» **PROMPT**: Print each record below word for word.

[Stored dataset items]
----------

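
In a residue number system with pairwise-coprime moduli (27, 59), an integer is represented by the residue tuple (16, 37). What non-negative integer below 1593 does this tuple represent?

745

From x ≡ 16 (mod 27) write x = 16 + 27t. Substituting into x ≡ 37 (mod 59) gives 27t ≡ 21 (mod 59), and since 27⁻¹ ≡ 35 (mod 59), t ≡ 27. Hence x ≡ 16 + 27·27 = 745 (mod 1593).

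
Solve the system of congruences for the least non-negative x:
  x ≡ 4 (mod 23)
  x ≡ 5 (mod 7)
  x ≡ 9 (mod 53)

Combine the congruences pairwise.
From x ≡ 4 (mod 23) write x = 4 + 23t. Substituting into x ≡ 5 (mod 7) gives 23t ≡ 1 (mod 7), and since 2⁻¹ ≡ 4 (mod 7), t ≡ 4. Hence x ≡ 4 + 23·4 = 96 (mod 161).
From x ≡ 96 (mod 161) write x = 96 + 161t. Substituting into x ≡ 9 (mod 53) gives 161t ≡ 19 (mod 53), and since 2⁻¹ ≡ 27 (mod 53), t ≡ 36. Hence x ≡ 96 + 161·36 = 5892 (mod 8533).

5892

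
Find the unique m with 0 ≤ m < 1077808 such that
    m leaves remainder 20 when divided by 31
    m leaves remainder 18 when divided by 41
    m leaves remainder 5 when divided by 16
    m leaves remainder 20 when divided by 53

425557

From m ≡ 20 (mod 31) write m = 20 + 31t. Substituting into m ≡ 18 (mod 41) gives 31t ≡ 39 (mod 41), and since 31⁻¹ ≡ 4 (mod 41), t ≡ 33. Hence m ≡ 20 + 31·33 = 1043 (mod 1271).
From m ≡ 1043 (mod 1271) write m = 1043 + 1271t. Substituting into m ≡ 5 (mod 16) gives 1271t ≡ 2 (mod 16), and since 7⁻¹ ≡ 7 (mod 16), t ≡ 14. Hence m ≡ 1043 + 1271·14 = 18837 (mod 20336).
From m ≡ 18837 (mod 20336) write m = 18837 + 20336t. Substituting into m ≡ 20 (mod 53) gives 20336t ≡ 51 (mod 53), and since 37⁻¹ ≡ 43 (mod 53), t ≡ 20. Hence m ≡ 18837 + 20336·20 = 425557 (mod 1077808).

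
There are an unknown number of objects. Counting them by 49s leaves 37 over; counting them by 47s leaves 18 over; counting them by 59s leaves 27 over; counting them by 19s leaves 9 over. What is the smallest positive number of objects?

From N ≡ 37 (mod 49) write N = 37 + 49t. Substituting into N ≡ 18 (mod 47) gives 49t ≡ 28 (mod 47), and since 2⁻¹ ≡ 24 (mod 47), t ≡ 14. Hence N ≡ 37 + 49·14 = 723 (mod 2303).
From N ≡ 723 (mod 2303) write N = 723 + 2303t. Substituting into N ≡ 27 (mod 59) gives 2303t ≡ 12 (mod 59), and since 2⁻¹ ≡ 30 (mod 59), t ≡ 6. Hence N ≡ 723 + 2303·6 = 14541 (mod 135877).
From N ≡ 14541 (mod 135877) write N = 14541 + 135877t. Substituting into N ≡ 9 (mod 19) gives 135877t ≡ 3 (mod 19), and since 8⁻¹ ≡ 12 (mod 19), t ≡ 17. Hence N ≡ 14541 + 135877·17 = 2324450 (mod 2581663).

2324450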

----------

» **TASK RESPONSE**:
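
In a residue number system with pairwise-coprime moduli (27, 59), an integer is represented by the residue tuple (16, 37). What non-negative integer below 1593 does this tuple represent?

745

From x ≡ 16 (mod 27) write x = 16 + 27t. Substituting into x ≡ 37 (mod 59) gives 27t ≡ 21 (mod 59), and since 27⁻¹ ≡ 35 (mod 59), t ≡ 27. Hence x ≡ 16 + 27·27 = 745 (mod 1593).

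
Solve the system of congruences for the least non-negative x:
  x ≡ 4 (mod 23)
  x ≡ 5 (mod 7)
  x ≡ 9 (mod 53)

Combine the congruences pairwise.
From x ≡ 4 (mod 23) write x = 4 + 23t. Substituting into x ≡ 5 (mod 7) gives 23t ≡ 1 (mod 7), and since 2⁻¹ ≡ 4 (mod 7), t ≡ 4. Hence x ≡ 4 + 23·4 = 96 (mod 161).
From x ≡ 96 (mod 161) write x = 96 + 161t. Substituting into x ≡ 9 (mod 53) gives 161t ≡ 19 (mod 53), and since 2⁻¹ ≡ 27 (mod 53), t ≡ 36. Hence x ≡ 96 + 161·36 = 5892 (mod 8533).

5892

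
Find the unique m with 0 ≤ m < 1077808 such that
    m leaves remainder 20 when divided by 31
    m leaves remainder 18 when divided by 41
    m leaves remainder 5 when divided by 16
    m leaves remainder 20 when divided by 53

425557

From m ≡ 20 (mod 31) write m = 20 + 31t. Substituting into m ≡ 18 (mod 41) gives 31t ≡ 39 (mod 41), and since 31⁻¹ ≡ 4 (mod 41), t ≡ 33. Hence m ≡ 20 + 31·33 = 1043 (mod 1271).
From m ≡ 1043 (mod 1271) write m = 1043 + 1271t. Substituting into m ≡ 5 (mod 16) gives 1271t ≡ 2 (mod 16), and since 7⁻¹ ≡ 7 (mod 16), t ≡ 14. Hence m ≡ 1043 + 1271·14 = 18837 (mod 20336).
From m ≡ 18837 (mod 20336) write m = 18837 + 20336t. Substituting into m ≡ 20 (mod 53) gives 20336t ≡ 51 (mod 53), and since 37⁻¹ ≡ 43 (mod 53), t ≡ 20. Hence m ≡ 18837 + 20336·20 = 425557 (mod 1077808).

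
There are an unknown number of objects. Counting them by 49s leaves 37 over; counting them by 47s leaves 18 over; counting them by 59s leaves 27 over; counting them by 19s leaves 9 over. What is the smallest positive number of objects?

From N ≡ 37 (mod 49) write N = 37 + 49t. Substituting into N ≡ 18 (mod 47) gives 49t ≡ 28 (mod 47), and since 2⁻¹ ≡ 24 (mod 47), t ≡ 14. Hence N ≡ 37 + 49·14 = 723 (mod 2303).
From N ≡ 723 (mod 2303) write N = 723 + 2303t. Substituting into N ≡ 27 (mod 59) gives 2303t ≡ 12 (mod 59), and since 2⁻¹ ≡ 30 (mod 59), t ≡ 6. Hence N ≡ 723 + 2303·6 = 14541 (mod 135877).
From N ≡ 14541 (mod 135877) write N = 14541 + 135877t. Substituting into N ≡ 9 (mod 19) gives 135877t ≡ 3 (mod 19), and since 8⁻¹ ≡ 12 (mod 19), t ≡ 17. Hence N ≡ 14541 + 135877·17 = 2324450 (mod 2581663).

2324450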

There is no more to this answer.